*** Opening of Information supplied ***

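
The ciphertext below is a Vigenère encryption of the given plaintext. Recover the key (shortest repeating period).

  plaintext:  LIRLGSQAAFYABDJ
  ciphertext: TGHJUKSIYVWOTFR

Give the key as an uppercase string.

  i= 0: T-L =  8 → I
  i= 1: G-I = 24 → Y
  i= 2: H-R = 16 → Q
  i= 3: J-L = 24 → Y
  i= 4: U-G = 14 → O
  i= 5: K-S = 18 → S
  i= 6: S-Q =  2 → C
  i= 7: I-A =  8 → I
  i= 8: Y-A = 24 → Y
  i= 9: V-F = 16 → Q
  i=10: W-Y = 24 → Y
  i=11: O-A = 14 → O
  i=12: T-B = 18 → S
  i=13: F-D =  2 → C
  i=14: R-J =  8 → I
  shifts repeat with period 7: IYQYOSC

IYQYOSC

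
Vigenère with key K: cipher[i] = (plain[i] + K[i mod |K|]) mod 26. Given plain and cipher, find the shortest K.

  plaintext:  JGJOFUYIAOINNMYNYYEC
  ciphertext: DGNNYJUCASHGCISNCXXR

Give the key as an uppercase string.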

*** Close of Information supplied ***
*** Opening of Information supplied ***

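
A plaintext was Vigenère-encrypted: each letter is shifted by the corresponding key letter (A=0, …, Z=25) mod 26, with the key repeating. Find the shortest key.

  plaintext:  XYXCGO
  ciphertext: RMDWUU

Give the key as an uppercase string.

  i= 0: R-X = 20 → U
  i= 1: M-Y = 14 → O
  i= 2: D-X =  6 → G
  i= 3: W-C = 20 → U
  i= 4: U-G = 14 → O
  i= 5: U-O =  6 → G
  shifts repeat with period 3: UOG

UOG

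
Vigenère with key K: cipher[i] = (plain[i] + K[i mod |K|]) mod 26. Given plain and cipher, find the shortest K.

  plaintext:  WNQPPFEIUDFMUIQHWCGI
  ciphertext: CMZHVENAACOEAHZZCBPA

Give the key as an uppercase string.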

*** Close of Information supplied ***
*** Opening of Information supplied ***

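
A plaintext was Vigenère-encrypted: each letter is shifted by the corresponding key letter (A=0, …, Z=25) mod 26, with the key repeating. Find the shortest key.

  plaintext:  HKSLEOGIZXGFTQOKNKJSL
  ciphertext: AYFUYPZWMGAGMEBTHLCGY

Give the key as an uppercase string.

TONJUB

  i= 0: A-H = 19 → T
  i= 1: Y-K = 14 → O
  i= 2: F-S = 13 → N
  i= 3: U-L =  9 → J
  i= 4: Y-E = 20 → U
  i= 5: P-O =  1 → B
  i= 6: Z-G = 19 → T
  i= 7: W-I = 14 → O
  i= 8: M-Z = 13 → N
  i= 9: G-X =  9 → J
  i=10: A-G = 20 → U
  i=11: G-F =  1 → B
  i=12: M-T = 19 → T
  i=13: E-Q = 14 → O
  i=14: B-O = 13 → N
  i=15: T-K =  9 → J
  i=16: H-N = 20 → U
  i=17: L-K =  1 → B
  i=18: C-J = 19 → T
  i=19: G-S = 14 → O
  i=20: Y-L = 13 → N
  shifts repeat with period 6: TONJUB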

*** Close of Information supplied ***

• _Exercise aim_
Which lines above contain "ciphertext"? Show each of them.

• _Answer area_
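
The ciphertext below is a Vigenère encryption of the given plaintext. Recover the key (shortest repeating period).
  ciphertext: TGHJUKSIYVWOTFR
  ciphertext: DGNNYJUCASHGCISNCXXR
  ciphertext: RMDWUU
  ciphertext: CMZHVENAACOEAHZZCBPA
  ciphertext: AYFUYPZWMGAGMEBTHLCGY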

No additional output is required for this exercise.